Dataset entries
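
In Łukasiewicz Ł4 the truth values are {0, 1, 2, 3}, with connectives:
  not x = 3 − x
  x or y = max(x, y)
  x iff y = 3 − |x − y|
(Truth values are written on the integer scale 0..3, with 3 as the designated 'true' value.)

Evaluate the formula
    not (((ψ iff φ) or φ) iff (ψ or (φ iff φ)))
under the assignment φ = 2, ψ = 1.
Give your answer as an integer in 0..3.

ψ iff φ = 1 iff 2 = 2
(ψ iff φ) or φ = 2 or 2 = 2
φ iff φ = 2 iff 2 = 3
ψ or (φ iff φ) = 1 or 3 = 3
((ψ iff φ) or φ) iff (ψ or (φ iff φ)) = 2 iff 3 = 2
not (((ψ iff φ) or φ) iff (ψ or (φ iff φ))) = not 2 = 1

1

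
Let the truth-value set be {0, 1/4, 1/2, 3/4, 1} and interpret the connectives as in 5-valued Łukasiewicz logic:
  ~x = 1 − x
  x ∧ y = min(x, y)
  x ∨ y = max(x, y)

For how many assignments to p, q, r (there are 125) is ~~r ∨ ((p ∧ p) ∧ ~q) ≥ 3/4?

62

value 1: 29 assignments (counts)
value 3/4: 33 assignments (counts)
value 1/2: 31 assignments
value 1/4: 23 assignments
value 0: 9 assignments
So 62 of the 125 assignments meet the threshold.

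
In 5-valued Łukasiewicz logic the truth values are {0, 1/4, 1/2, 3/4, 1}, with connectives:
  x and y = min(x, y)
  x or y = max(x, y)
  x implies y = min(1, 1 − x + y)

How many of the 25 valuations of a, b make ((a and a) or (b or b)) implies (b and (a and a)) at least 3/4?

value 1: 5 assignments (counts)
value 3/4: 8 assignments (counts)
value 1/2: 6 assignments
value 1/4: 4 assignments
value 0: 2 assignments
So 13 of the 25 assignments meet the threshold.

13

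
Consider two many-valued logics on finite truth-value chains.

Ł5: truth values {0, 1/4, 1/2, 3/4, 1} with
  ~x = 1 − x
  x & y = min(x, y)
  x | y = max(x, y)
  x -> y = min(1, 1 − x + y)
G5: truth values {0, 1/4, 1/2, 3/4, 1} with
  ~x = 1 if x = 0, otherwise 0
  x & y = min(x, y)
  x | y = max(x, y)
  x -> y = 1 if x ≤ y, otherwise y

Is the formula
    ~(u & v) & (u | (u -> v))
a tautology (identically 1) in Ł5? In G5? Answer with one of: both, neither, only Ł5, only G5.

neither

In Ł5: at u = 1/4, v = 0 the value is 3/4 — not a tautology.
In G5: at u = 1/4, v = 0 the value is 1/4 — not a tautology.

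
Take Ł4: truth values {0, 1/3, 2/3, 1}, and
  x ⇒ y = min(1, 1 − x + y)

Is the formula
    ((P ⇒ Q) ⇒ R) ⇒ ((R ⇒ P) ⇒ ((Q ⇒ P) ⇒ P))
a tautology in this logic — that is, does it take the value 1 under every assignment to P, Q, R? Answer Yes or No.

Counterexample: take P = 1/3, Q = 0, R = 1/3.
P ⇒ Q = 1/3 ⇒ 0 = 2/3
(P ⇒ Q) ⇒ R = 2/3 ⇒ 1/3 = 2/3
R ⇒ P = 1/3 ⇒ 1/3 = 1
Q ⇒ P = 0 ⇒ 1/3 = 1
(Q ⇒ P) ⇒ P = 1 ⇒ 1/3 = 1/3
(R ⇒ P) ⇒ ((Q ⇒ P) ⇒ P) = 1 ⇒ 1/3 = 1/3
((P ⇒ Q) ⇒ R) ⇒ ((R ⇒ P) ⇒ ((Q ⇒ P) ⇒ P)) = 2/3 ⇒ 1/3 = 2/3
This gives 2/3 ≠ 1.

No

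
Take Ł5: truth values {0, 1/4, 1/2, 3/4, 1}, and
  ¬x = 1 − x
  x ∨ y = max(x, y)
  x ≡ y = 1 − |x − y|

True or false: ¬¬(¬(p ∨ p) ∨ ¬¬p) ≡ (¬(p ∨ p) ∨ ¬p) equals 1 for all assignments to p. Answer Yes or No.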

WORK REQUEST: Would you copy out all of the entries exactly?

REPLY:
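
In Łukasiewicz Ł4 the truth values are {0, 1, 2, 3}, with connectives:
  not x = 3 − x
  x or y = max(x, y)
  x iff y = 3 − |x − y|
(Truth values are written on the integer scale 0..3, with 3 as the designated 'true' value.)

Evaluate the formula
    not (((ψ iff φ) or φ) iff (ψ or (φ iff φ)))
under the assignment φ = 2, ψ = 1.
Give your answer as an integer in 0..3.

ψ iff φ = 1 iff 2 = 2
(ψ iff φ) or φ = 2 or 2 = 2
φ iff φ = 2 iff 2 = 3
ψ or (φ iff φ) = 1 or 3 = 3
((ψ iff φ) or φ) iff (ψ or (φ iff φ)) = 2 iff 3 = 2
not (((ψ iff φ) or φ) iff (ψ or (φ iff φ))) = not 2 = 1

1

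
Let the truth-value set be {0, 1/4, 1/2, 3/4, 1} and interpret the connectives as in 5-valued Łukasiewicz logic:
  ~x = 1 − x
  x ∧ y = min(x, y)
  x ∨ y = max(x, y)

For how many assignments to p, q, r (there are 125) is ~~r ∨ ((p ∧ p) ∧ ~q) ≥ 3/4?

62

value 1: 29 assignments (counts)
value 3/4: 33 assignments (counts)
value 1/2: 31 assignments
value 1/4: 23 assignments
value 0: 9 assignments
So 62 of the 125 assignments meet the threshold.

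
In 5-valued Łukasiewicz logic the truth values are {0, 1/4, 1/2, 3/4, 1}, with connectives:
  x and y = min(x, y)
  x or y = max(x, y)
  x implies y = min(1, 1 − x + y)

How many of the 25 valuations of a, b make ((a and a) or (b or b)) implies (b and (a and a)) at least 3/4?

value 1: 5 assignments (counts)
value 3/4: 8 assignments (counts)
value 1/2: 6 assignments
value 1/4: 4 assignments
value 0: 2 assignments
So 13 of the 25 assignments meet the threshold.

13

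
Consider two many-valued logics on finite truth-value chains.

Ł5: truth values {0, 1/4, 1/2, 3/4, 1} with
  ~x = 1 − x
  x & y = min(x, y)
  x | y = max(x, y)
  x -> y = min(1, 1 − x + y)
G5: truth values {0, 1/4, 1/2, 3/4, 1} with
  ~x = 1 if x = 0, otherwise 0
  x & y = min(x, y)
  x | y = max(x, y)
  x -> y = 1 if x ≤ y, otherwise y

Is the formula
    ~(u & v) & (u | (u -> v))
a tautology (identically 1) in Ł5? In G5? Answer with one of: both, neither, only Ł5, only G5.

neither

In Ł5: at u = 1/4, v = 0 the value is 3/4 — not a tautology.
In G5: at u = 1/4, v = 0 the value is 1/4 — not a tautology.

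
Take Ł4: truth values {0, 1/3, 2/3, 1}, and
  x ⇒ y = min(1, 1 − x + y)

Is the formula
    ((P ⇒ Q) ⇒ R) ⇒ ((R ⇒ P) ⇒ ((Q ⇒ P) ⇒ P))
a tautology in this logic — that is, does it take the value 1 under every assignment to P, Q, R? Answer Yes or No.

Counterexample: take P = 1/3, Q = 0, R = 1/3.
P ⇒ Q = 1/3 ⇒ 0 = 2/3
(P ⇒ Q) ⇒ R = 2/3 ⇒ 1/3 = 2/3
R ⇒ P = 1/3 ⇒ 1/3 = 1
Q ⇒ P = 0 ⇒ 1/3 = 1
(Q ⇒ P) ⇒ P = 1 ⇒ 1/3 = 1/3
(R ⇒ P) ⇒ ((Q ⇒ P) ⇒ P) = 1 ⇒ 1/3 = 1/3
((P ⇒ Q) ⇒ R) ⇒ ((R ⇒ P) ⇒ ((Q ⇒ P) ⇒ P)) = 2/3 ⇒ 1/3 = 2/3
This gives 2/3 ≠ 1.

No

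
Take Ł5: truth values {0, 1/4, 1/2, 3/4, 1}, and
  ¬x = 1 − x
  x ∨ y = max(x, y)
  x ≡ y = 1 − |x − y|

True or false: ¬¬(¬(p ∨ p) ∨ ¬¬p) ≡ (¬(p ∨ p) ∨ ¬p) equals 1 for all assignments to p. Answer Yes or No.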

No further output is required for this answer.